--- WHAT TO DO ---
Lines to return, exactly: from the line with "- Varne–Neston: 1" to the line with "- Quorn–Irby: 7" in the entries below, both included.

Items from a dataset

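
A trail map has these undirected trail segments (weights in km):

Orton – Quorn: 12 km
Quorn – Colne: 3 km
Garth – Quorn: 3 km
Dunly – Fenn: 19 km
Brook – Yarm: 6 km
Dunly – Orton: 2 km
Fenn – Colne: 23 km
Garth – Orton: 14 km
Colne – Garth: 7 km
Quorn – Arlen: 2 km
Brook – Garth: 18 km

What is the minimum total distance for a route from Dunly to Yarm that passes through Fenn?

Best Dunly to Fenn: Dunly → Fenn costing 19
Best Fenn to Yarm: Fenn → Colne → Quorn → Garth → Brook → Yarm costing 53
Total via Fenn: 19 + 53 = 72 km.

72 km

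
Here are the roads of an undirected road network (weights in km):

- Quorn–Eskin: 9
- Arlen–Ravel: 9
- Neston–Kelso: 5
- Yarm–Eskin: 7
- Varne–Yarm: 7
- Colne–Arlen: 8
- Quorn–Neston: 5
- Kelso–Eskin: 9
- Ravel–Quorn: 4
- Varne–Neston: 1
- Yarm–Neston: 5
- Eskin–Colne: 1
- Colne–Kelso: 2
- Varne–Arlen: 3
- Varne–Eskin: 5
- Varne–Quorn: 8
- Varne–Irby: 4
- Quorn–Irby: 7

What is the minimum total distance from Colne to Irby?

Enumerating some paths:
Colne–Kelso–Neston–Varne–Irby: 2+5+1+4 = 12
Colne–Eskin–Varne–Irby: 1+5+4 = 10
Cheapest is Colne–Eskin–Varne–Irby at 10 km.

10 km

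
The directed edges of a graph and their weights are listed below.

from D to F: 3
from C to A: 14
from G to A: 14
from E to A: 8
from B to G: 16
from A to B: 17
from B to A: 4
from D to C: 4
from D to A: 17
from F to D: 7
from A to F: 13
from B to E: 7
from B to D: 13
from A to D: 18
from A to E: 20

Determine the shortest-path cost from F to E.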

--- ANSWER SECTION ---
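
- Varne–Neston: 1
- Yarm–Neston: 5
- Eskin–Colne: 1
- Colne–Kelso: 2
- Varne–Arlen: 3
- Varne–Eskin: 5
- Varne–Quorn: 8
- Varne–Irby: 4
- Quorn–Irby: 7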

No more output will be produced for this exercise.